Filter these entries down to the lines that hold the word "bidders", and show each of them.

___ Provided entries ___

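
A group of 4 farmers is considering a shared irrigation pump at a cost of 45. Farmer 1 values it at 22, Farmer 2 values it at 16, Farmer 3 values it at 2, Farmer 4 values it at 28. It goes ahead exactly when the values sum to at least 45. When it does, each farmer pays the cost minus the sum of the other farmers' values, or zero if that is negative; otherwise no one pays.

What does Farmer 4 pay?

5

Total value 68 ≥ cost 45, so the project is built.
The other farmers' values sum to 40.
Cost minus that sum is 45 - 40 = 5.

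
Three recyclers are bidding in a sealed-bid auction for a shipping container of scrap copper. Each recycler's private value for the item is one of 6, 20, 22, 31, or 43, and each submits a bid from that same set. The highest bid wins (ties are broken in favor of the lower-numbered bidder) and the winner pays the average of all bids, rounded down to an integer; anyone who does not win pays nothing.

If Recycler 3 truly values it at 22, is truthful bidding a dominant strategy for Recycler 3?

Consider the case where Recycler 1 bids 6 and Recycler 2 bids 6.
Truthful bid 22: wins, pays 11, utility 22 - 11 = 11.
Bid 20 instead: wins, pays 10, utility 22 - 10 = 12.
Since 12 > 11, bidding 20 is strictly better here, so truthful bidding is not dominant.

No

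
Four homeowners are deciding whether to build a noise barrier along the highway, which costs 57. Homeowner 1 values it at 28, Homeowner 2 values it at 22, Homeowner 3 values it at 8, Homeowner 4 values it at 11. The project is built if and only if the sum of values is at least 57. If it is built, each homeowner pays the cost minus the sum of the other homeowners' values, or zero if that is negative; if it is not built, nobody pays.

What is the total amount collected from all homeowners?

Total value 69 ≥ cost 57, so it is built.
Homeowner 1: others sum to 41; max(0, 57 - 41) = 16.
Homeowner 2: others sum to 47; max(0, 57 - 47) = 10.
Homeowner 3: others sum to 61; max(0, 57 - 61) = 0.
Homeowner 4: others sum to 58; max(0, 57 - 58) = 0.
Total collected = 16 + 10 + 0 + 0 = 26.

26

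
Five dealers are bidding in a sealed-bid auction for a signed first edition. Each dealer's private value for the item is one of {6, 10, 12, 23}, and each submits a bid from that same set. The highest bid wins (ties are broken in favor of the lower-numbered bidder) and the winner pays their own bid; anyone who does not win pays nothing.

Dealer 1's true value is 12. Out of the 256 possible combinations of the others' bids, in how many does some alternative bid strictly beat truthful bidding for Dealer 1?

Others bid (6, 6, 6, 6): truth gives 0; bid 6 gives 6 > 0. Violating.
Others bid (6, 6, 6, 10): truth gives 0; bid 10 gives 2 > 0. Violating.
Others bid (6, 6, 10, 6): truth gives 0; bid 10 gives 2 > 0. Violating.
Others bid (6, 6, 10, 10): truth gives 0; bid 10 gives 2 > 0. Violating.
Others bid (6, 6, 6, 12): truth gives 0; no alternative beats it.
Others bid (6, 6, 6, 23): truth gives 0; no alternative beats it.
(Checking all 256 profiles: 16 have a profitable deviation, 240 do not.)

16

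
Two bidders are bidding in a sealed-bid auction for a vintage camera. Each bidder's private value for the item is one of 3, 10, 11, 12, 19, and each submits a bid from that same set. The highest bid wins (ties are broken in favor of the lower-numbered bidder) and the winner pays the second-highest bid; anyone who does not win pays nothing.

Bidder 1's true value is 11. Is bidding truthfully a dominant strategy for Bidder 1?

Check each profile of the others' bids and compare truth against every alternative bid.
Others bid (3): truth gives 8, best alternative gives 8.
Others bid (10): truth gives 1, best alternative gives 1.
Others bid (11): truth gives 0, best alternative gives 0.
Others bid (12): truth gives 0, best alternative gives 0.
Others bid (19): truth gives 0, best alternative gives 0.
In every case the truthful bid is at least as good as any alternative, so it is a dominant strategy.

Yes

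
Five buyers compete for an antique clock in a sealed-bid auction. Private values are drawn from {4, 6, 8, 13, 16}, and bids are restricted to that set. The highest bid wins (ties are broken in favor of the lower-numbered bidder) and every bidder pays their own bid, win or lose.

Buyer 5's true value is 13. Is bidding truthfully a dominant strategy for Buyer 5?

Consider the case where Buyer 1 bids 4, Buyer 2 bids 4, Buyer 3 bids 4 and Buyer 4 bids 4.
Truthful bid 13: wins, pays 13, utility 13 - 13 = 0.
Bid 6 instead: wins, pays 6, utility 13 - 6 = 7.
Since 7 > 0, bidding 6 is strictly better here, so truthful bidding is not dominant.

No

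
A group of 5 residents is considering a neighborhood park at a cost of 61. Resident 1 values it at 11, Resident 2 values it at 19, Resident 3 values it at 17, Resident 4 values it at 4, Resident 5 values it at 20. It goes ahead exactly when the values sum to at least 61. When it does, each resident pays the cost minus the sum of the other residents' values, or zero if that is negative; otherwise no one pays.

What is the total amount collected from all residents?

Total value 71 ≥ cost 61, so it is built.
Resident 1: others sum to 60; max(0, 61 - 60) = 1.
Resident 2: others sum to 52; max(0, 61 - 52) = 9.
Resident 3: others sum to 54; max(0, 61 - 54) = 7.
Resident 4: others sum to 67; max(0, 61 - 67) = 0.
Resident 5: others sum to 51; max(0, 61 - 51) = 10.
Total collected = 1 + 9 + 7 + 0 + 10 = 27.

27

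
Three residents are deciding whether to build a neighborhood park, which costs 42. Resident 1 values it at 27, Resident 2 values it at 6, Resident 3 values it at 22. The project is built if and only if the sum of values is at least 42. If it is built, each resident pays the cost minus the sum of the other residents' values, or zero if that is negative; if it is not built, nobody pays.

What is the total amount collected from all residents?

23

Total value 55 ≥ cost 42, so it is built.
Resident 1: others sum to 28; max(0, 42 - 28) = 14.
Resident 2: others sum to 49; max(0, 42 - 49) = 0.
Resident 3: others sum to 33; max(0, 42 - 33) = 9.
Total collected = 14 + 0 + 9 = 23.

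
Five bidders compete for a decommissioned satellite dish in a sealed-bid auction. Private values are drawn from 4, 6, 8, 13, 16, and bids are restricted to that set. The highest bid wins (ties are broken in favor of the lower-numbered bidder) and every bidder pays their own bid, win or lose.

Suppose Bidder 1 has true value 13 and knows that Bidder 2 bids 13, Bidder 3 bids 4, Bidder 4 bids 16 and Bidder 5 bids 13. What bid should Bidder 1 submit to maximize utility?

16

Bid 4: loses but pays 4, utility -4.
Bid 6: loses but pays 6, utility -6.
Bid 8: loses but pays 8, utility -8.
Bid 13: loses but pays 13, utility -13.
Bid 16: wins, pays 16, utility 13 - 16 = -3.
The best choice is 16 with utility -3.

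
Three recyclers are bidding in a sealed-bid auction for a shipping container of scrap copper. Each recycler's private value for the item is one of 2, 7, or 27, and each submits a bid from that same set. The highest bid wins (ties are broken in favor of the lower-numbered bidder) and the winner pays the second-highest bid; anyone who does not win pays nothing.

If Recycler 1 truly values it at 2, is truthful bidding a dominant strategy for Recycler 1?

Check each profile of the others' bids and compare truth against every alternative bid.
Others bid (2, 7): truth gives 0, best alternative gives -5.
Others bid (7, 2): truth gives 0, best alternative gives -5.
Others bid (7, 7): truth gives 0, best alternative gives -5.
Others bid (2, 2): truth gives 0, best alternative gives 0.
Others bid (2, 27): truth gives 0, best alternative gives 0.
Others bid (7, 27): truth gives 0, best alternative gives 0.
(Remaining 3 profiles checked similarly; truth is weakly best in each.)
In every case the truthful bid is at least as good as any alternative, so it is a dominant strategy.

Yes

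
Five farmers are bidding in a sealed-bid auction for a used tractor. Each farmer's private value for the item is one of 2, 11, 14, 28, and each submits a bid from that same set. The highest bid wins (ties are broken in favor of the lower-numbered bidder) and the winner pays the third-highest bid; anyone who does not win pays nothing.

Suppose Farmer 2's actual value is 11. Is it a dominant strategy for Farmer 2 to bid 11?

No

Consider the case where Farmer 1 bids 2, Farmer 3 bids 2, Farmer 4 bids 2 and Farmer 5 bids 14.
Truthful bid 11: loses, pays 0, utility 0.
Bid 14 instead: wins, pays 2, utility 11 - 2 = 9.
Since 9 > 0, bidding 14 is strictly better here, so truthful bidding is not dominant.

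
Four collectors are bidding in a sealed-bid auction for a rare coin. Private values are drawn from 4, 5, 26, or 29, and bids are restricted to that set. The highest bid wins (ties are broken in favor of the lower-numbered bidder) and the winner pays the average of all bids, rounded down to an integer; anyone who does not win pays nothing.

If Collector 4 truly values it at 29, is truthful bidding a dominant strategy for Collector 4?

Consider the case where Collector 1 bids 4, Collector 2 bids 4 and Collector 3 bids 4.
Truthful bid 29: wins, pays 10, utility 29 - 10 = 19.
Bid 5 instead: wins, pays 4, utility 29 - 4 = 25.
Since 25 > 19, bidding 5 is strictly better here, so truthful bidding is not dominant.

No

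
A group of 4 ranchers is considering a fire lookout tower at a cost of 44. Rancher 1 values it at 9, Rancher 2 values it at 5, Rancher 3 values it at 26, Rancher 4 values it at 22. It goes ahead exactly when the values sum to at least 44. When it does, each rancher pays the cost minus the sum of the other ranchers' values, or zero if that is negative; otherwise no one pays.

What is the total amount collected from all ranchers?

12

Total value 62 ≥ cost 44, so it is built.
Rancher 1: others sum to 53; max(0, 44 - 53) = 0.
Rancher 2: others sum to 57; max(0, 44 - 57) = 0.
Rancher 3: others sum to 36; max(0, 44 - 36) = 8.
Rancher 4: others sum to 40; max(0, 44 - 40) = 4.
Total collected = 0 + 0 + 8 + 4 = 12.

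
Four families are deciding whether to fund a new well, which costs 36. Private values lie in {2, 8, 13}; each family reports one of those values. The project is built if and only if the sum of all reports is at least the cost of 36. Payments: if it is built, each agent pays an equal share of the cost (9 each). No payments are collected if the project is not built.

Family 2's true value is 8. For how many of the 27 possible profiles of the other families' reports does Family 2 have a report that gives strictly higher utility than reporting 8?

6

Others report (2, 13, 13): truth gives -1; report 2 gives 0 > -1. Violating.
Others report (8, 8, 13): truth gives -1; report 2 gives 0 > -1. Violating.
Others report (8, 13, 8): truth gives -1; report 2 gives 0 > -1. Violating.
Others report (13, 2, 13): truth gives -1; report 2 gives 0 > -1. Violating.
Others report (2, 2, 2): truth gives 0; no alternative beats it.
Others report (2, 2, 8): truth gives 0; no alternative beats it.
(Checking all 27 profiles: 6 have a profitable deviation, 21 do not.)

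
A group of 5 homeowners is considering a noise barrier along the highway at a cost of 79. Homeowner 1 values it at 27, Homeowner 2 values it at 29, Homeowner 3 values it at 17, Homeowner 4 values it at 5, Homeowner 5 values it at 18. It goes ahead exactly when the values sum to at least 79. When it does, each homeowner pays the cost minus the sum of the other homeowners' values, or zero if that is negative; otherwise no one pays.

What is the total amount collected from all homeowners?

23

Total value 96 ≥ cost 79, so it is built.
Homeowner 1: others sum to 69; max(0, 79 - 69) = 10.
Homeowner 2: others sum to 67; max(0, 79 - 67) = 12.
Homeowner 3: others sum to 79; max(0, 79 - 79) = 0.
Homeowner 4: others sum to 91; max(0, 79 - 91) = 0.
Homeowner 5: others sum to 78; max(0, 79 - 78) = 1.
Total collected = 10 + 12 + 0 + 0 + 1 = 23.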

___

Written reply ▸
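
Two bidders are bidding in a sealed-bid auction for a vintage camera. Each bidder's private value for the item is one of 3, 10, 11, 12, 19, and each submits a bid from that same set. The highest bid wins (ties are broken in favor of the lower-numbered bidder) and the winner pays the second-highest bid; anyone who does not win pays nothing.
Five bidders compete for a decommissioned satellite dish in a sealed-bid auction. Private values are drawn from 4, 6, 8, 13, 16, and bids are restricted to that set. The highest bid wins (ties are broken in favor of the lower-numbered bidder) and every bidder pays their own bid, win or lose.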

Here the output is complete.